TASK TO CARRY OUT: When you reach the line in the data below that contains "3. d : T3 -> (T2 -> T3) -> T3", please start repeating lines exactly, and stop after the line that contains "(λb1:T2. ((a b) b1))))))", repeating nothing else.

>>>>

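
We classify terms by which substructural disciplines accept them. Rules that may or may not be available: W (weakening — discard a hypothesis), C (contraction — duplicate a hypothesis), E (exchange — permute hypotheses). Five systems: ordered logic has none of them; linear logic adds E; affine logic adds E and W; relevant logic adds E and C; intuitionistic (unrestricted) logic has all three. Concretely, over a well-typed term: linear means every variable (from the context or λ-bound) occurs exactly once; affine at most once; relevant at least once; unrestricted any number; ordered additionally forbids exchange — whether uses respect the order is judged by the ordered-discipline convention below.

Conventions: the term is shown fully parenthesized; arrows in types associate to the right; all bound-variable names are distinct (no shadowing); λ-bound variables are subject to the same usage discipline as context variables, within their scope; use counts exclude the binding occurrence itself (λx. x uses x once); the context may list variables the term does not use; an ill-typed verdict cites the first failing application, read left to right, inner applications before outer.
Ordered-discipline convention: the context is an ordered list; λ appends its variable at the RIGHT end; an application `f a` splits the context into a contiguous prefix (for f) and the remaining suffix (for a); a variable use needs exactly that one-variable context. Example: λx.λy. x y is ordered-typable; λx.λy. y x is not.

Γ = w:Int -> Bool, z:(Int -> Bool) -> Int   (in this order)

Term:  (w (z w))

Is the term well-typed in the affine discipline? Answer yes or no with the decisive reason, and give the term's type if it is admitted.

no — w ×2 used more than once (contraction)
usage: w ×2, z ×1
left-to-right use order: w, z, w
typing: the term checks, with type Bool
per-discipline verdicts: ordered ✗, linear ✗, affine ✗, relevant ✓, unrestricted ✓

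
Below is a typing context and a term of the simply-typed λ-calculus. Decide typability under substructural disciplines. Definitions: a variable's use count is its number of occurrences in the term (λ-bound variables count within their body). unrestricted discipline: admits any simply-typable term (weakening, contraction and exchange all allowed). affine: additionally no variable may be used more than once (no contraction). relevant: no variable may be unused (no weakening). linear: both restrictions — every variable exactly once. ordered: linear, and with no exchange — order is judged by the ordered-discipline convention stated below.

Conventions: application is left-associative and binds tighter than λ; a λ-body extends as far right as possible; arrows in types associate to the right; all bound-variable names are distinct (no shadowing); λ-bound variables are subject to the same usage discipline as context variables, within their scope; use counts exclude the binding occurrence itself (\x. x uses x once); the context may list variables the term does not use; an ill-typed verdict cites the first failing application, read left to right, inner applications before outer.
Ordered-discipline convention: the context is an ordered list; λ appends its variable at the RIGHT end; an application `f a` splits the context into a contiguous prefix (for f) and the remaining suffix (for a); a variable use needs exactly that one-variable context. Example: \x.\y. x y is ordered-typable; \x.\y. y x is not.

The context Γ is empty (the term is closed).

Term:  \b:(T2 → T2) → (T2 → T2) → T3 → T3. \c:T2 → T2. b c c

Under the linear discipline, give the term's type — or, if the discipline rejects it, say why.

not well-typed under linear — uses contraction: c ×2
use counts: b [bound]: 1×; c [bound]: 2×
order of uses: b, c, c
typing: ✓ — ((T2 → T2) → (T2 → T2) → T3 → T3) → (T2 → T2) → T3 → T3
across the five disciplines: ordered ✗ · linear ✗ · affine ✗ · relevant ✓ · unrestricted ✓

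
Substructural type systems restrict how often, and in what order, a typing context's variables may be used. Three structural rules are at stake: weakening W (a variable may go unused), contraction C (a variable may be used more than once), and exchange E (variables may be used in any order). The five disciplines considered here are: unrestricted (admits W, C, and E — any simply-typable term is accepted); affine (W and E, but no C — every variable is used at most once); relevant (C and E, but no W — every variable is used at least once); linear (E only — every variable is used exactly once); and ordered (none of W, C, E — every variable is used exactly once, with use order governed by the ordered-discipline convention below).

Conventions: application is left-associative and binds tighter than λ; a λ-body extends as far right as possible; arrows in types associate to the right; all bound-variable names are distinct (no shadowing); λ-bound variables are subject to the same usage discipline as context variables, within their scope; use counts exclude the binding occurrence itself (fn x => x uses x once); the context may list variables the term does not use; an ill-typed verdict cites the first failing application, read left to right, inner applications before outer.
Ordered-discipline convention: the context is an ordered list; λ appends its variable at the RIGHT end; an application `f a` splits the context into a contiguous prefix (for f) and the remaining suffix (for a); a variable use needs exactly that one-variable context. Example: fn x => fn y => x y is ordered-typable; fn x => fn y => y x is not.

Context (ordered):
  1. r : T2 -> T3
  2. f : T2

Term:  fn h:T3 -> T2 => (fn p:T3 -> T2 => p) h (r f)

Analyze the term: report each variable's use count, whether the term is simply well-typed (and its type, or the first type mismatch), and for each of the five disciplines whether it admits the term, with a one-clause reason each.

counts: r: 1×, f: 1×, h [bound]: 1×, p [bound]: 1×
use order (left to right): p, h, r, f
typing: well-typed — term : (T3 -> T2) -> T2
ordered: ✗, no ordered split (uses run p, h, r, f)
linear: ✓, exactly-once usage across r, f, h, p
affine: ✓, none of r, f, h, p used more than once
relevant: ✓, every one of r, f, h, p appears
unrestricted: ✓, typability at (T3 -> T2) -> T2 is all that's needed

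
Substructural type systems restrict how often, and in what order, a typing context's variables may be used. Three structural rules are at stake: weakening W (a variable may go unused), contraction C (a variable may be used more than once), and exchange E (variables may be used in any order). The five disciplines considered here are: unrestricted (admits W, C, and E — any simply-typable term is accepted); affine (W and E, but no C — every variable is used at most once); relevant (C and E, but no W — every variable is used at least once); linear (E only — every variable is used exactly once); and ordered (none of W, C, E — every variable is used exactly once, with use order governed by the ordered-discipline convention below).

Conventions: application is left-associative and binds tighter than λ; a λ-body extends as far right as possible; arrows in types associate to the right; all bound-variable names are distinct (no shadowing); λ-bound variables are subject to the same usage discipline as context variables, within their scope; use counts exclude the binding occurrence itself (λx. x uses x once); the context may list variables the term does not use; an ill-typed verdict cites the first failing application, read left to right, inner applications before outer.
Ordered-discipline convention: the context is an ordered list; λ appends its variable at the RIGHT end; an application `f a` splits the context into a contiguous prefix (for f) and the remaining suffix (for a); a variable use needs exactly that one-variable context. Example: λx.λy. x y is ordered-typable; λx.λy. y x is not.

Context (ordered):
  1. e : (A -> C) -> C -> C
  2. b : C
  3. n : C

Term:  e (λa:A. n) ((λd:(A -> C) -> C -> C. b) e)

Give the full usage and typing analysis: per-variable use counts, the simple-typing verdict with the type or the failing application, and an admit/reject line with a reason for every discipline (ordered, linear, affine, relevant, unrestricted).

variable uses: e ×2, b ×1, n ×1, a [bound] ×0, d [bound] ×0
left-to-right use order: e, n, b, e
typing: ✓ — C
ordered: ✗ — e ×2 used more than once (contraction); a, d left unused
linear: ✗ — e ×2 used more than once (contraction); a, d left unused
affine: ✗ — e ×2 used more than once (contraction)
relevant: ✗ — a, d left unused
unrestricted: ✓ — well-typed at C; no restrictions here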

<<<<
>>>>

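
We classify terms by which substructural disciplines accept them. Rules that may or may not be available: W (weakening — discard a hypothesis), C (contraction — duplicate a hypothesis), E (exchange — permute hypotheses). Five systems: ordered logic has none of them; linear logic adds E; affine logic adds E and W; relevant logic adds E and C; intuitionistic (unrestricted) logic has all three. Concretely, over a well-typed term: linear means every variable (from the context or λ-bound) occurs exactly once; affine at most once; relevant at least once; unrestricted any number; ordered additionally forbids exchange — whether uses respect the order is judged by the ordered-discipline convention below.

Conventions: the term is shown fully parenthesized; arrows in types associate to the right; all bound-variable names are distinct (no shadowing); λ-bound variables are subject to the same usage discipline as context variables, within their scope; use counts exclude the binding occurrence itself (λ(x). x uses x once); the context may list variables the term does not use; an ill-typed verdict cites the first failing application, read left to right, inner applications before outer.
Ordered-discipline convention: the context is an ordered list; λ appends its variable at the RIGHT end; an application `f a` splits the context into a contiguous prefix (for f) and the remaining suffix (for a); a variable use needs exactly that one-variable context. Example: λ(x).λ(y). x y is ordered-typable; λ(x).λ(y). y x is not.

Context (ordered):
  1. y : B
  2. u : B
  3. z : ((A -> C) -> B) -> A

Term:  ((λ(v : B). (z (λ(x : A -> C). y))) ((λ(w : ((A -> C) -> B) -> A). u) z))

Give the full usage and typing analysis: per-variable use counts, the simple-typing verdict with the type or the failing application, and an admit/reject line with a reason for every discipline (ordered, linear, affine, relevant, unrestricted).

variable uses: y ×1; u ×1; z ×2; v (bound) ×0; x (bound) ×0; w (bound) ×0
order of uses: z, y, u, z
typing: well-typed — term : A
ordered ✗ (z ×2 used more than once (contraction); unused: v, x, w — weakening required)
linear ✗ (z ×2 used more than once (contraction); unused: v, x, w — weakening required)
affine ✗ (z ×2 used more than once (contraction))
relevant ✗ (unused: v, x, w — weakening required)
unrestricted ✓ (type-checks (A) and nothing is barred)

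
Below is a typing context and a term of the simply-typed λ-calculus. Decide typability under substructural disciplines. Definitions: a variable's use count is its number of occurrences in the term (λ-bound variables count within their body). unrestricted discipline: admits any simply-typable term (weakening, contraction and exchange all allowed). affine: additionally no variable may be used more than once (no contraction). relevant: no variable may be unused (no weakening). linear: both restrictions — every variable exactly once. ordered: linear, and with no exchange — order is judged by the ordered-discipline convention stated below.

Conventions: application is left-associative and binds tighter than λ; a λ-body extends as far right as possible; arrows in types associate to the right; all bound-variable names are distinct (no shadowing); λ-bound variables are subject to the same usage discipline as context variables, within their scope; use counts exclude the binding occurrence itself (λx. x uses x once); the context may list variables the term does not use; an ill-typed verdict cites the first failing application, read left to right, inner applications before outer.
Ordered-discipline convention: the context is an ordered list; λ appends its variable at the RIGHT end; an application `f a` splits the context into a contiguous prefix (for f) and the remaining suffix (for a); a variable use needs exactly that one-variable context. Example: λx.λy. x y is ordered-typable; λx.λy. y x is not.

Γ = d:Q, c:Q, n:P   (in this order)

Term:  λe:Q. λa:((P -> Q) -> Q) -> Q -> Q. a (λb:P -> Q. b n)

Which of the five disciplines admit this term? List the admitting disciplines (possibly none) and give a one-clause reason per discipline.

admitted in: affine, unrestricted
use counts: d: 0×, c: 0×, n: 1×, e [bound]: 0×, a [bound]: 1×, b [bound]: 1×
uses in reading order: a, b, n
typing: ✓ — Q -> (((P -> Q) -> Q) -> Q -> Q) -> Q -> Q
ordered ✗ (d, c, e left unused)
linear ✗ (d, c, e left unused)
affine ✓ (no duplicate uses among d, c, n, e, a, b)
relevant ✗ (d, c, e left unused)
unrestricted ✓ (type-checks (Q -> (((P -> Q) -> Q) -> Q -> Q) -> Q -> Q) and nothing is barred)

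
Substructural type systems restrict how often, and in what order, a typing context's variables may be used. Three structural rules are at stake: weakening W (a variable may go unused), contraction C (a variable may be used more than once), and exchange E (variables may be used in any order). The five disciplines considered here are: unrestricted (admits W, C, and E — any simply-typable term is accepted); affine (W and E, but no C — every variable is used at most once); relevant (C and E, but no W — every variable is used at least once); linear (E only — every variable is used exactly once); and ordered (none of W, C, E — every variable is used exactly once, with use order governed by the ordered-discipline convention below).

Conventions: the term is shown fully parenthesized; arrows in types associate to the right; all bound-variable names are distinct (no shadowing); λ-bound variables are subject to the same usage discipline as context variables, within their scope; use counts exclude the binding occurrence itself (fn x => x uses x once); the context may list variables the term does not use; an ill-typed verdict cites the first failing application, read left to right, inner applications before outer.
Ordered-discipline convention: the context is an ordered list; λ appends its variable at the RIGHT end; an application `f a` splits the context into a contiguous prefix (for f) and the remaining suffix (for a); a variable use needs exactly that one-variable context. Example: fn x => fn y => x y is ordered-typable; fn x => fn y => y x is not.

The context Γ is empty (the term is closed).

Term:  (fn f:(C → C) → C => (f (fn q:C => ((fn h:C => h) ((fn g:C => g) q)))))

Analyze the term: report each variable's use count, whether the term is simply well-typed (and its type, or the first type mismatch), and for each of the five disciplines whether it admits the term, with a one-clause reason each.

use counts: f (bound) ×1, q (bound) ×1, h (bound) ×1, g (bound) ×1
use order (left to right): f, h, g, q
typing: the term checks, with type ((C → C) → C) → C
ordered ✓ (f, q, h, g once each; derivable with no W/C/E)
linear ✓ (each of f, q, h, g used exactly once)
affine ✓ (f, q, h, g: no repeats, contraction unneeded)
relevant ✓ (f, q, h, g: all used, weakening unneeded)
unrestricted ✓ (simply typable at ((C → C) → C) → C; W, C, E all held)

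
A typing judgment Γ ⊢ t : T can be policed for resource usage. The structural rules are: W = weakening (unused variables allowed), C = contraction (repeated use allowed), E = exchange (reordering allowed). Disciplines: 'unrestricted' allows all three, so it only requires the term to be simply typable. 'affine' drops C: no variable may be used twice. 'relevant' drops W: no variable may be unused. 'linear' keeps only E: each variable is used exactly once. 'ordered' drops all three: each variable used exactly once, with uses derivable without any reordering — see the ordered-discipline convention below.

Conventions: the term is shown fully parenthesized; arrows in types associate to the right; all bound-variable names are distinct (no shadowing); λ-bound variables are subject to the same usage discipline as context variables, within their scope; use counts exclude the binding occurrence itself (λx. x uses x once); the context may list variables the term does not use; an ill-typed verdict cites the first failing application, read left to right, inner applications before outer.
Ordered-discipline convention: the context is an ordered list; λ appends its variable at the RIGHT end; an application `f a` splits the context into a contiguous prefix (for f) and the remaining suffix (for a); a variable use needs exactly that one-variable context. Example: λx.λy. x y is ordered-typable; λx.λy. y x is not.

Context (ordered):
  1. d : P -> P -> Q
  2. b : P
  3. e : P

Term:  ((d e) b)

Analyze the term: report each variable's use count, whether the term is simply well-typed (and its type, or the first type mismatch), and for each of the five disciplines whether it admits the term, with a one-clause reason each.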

<<<<
>>>>

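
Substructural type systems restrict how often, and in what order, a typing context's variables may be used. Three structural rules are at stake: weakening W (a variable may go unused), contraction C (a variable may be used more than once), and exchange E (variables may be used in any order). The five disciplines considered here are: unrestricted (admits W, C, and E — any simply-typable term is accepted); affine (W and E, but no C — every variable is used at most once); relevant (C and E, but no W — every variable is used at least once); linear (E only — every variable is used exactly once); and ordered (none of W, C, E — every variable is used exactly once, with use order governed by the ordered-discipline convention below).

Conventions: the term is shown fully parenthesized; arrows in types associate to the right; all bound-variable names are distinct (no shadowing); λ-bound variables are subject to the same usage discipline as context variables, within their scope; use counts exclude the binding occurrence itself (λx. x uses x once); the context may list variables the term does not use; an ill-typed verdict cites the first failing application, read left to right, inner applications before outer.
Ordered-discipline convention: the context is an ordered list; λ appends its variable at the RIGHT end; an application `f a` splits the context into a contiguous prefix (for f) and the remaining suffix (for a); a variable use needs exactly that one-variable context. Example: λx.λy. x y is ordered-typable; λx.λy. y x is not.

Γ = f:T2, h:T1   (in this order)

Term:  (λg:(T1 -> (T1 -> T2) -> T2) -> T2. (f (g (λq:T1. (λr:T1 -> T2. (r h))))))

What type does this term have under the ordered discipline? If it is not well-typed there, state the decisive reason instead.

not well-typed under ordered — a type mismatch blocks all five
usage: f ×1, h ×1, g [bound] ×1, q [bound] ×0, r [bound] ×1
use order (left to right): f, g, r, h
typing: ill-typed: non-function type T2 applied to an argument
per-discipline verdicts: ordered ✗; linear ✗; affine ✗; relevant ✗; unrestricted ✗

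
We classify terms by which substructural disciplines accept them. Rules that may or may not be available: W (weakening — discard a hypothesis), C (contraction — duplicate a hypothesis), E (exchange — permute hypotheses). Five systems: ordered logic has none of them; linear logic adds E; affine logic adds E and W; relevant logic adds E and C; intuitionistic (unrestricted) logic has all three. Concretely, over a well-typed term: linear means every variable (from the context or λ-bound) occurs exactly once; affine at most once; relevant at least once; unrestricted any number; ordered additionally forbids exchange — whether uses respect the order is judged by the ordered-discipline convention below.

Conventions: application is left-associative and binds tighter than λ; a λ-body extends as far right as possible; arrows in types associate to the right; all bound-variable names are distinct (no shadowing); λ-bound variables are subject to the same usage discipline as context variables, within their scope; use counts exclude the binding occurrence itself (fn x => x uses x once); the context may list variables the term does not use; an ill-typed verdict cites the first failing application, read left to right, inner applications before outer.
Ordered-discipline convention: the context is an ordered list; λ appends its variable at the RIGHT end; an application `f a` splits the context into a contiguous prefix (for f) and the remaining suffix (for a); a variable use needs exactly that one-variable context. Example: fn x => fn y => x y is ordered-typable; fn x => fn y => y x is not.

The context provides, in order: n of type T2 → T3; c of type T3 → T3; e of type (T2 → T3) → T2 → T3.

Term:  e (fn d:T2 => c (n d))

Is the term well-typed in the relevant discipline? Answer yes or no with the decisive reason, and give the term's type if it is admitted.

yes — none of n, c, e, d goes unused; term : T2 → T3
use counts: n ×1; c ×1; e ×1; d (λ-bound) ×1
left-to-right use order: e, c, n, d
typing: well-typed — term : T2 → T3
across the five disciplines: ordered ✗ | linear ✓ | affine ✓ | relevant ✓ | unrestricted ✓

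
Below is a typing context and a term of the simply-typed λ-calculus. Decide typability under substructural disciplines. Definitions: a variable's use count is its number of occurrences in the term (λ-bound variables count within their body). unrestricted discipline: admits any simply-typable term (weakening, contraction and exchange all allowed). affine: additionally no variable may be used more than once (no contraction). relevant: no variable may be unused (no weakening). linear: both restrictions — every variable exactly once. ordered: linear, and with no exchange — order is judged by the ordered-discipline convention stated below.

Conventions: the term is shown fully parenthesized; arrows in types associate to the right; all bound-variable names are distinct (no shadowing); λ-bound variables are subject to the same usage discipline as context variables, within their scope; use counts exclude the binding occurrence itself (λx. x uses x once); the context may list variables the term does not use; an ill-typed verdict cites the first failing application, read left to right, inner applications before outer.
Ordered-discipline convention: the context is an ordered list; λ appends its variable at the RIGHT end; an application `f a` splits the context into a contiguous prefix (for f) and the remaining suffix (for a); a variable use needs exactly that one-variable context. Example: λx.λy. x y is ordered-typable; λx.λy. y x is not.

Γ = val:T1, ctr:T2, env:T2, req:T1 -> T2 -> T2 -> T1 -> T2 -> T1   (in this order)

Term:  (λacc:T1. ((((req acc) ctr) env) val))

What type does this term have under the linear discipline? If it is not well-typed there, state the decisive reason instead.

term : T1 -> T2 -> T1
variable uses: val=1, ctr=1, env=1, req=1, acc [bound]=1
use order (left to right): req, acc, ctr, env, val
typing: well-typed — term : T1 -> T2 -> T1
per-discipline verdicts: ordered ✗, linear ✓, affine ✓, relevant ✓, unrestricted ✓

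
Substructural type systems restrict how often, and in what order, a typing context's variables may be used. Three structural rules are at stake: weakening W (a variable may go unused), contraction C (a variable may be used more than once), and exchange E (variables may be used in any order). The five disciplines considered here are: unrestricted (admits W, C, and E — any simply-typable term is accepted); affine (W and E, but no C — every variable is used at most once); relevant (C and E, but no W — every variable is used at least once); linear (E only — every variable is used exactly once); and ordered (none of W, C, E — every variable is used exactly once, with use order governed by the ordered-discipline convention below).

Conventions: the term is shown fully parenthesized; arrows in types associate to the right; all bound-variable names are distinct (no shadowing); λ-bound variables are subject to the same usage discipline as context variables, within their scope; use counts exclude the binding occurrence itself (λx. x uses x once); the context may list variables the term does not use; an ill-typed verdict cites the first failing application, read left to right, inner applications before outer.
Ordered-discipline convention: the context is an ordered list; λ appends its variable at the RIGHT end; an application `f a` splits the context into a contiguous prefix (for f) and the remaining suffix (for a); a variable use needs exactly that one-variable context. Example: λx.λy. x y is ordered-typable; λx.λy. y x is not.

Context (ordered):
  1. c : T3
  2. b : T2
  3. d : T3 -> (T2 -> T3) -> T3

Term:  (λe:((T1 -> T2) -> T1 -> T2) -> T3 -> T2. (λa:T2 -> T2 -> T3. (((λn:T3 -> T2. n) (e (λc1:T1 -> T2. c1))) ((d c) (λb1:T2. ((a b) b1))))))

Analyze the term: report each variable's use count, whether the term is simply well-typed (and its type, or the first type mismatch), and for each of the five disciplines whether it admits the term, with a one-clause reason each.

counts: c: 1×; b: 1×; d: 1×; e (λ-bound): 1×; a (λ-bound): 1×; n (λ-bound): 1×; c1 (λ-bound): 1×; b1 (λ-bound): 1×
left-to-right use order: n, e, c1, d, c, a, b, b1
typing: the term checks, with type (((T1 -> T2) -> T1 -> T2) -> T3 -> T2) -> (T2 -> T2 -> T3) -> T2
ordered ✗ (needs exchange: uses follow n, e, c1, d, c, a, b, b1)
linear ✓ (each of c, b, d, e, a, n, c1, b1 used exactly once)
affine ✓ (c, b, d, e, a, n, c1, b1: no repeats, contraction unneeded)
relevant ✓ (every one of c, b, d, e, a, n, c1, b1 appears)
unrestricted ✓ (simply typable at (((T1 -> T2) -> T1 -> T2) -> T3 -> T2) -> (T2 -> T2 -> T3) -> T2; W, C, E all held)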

<<<<

REPLY:
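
  3. d : T3 -> (T2 -> T3) -> T3

Term:  (λe:((T1 -> T2) -> T1 -> T2) -> T3 -> T2. (λa:T2 -> T2 -> T3. (((λn:T3 -> T2. n) (e (λc1:T1 -> T2. c1))) ((d c) (λb1:T2. ((a b) b1))))))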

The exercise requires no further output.